§ **PROVIDED DATA**

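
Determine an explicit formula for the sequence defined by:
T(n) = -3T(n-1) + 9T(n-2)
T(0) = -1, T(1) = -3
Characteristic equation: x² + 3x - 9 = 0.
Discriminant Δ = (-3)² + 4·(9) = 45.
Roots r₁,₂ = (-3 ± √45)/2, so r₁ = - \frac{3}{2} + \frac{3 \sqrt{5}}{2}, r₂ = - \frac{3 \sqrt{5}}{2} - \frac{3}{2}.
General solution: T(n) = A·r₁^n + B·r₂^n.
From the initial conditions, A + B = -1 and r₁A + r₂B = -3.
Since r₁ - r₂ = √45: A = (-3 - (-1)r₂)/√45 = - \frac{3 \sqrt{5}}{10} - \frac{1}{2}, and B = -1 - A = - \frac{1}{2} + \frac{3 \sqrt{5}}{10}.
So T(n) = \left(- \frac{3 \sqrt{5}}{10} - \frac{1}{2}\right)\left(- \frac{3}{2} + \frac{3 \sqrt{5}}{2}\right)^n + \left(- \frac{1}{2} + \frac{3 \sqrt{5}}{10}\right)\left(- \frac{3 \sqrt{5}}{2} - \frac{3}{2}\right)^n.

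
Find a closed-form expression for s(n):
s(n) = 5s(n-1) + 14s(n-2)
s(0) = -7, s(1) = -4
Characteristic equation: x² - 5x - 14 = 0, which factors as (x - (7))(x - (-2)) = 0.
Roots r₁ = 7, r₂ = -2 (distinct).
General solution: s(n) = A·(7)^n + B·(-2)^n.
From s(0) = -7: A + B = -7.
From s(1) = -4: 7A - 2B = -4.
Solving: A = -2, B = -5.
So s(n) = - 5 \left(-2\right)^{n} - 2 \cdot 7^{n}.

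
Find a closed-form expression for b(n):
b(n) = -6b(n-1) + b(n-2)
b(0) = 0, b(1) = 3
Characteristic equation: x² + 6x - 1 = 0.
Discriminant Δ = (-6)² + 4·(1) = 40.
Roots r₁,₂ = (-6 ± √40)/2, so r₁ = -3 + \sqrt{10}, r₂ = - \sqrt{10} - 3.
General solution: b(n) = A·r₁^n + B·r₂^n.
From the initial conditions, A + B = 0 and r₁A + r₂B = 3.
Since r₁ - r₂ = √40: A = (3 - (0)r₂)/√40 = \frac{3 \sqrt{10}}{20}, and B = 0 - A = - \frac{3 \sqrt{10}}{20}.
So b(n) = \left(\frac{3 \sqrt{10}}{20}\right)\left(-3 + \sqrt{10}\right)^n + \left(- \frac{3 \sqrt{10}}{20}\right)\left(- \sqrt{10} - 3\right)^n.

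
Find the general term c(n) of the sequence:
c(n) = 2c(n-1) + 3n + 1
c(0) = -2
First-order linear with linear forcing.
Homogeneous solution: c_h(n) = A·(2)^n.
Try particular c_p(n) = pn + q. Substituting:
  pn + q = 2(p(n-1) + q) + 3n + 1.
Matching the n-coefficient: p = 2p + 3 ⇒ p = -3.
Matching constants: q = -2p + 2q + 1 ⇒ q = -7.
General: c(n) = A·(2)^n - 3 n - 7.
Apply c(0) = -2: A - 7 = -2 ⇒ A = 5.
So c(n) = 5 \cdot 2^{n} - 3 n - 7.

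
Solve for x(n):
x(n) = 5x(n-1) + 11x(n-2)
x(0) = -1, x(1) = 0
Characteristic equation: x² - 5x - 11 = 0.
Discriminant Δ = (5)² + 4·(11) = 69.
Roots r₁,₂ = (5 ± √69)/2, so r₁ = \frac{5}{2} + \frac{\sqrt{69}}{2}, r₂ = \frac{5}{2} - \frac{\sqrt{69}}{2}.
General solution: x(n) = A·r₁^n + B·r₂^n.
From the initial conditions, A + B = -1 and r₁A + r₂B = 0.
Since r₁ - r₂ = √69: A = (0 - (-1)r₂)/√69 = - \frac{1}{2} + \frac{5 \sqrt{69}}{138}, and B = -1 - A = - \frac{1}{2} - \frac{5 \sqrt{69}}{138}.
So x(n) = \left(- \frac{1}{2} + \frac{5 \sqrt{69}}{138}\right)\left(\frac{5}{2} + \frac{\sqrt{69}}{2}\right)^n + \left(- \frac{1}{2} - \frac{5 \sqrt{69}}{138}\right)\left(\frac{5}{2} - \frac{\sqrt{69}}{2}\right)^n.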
...
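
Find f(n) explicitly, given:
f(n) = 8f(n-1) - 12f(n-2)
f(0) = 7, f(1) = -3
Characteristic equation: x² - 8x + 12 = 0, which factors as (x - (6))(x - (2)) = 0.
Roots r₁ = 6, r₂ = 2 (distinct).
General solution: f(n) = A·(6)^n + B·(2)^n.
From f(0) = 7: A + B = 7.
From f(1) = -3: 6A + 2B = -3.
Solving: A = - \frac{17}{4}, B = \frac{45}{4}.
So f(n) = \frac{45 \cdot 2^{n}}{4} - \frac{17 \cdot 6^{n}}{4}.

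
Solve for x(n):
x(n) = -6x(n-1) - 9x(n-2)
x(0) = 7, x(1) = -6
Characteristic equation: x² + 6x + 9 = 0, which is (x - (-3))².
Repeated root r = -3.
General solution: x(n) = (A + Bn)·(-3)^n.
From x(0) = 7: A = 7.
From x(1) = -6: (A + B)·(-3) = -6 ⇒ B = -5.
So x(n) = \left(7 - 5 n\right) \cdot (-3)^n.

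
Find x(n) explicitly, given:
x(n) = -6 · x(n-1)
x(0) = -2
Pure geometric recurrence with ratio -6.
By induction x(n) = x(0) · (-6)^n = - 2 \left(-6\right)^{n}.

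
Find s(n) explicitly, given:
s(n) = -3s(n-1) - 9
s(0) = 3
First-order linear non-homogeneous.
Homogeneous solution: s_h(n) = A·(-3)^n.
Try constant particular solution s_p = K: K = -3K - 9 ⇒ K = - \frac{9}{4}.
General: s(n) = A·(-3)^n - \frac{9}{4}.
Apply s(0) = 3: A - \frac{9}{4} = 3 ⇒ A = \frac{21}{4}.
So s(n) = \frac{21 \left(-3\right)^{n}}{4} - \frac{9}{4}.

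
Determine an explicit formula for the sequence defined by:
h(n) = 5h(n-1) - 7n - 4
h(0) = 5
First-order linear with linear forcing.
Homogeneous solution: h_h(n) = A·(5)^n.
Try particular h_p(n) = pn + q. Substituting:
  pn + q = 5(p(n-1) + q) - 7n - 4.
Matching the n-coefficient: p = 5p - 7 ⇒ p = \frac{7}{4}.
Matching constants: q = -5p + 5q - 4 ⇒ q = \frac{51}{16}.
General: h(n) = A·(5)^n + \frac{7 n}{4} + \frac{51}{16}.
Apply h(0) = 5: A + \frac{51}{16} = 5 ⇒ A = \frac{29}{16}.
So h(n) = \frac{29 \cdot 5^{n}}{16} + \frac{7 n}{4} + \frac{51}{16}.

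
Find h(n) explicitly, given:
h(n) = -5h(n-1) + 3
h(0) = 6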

§ **TASK DIRECTIONS**
Gather each line in the data that holds the string "closed".

§ **EXERCISE RESULT**
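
Find a closed-form expression for s(n):
Find a closed-form expression for b(n):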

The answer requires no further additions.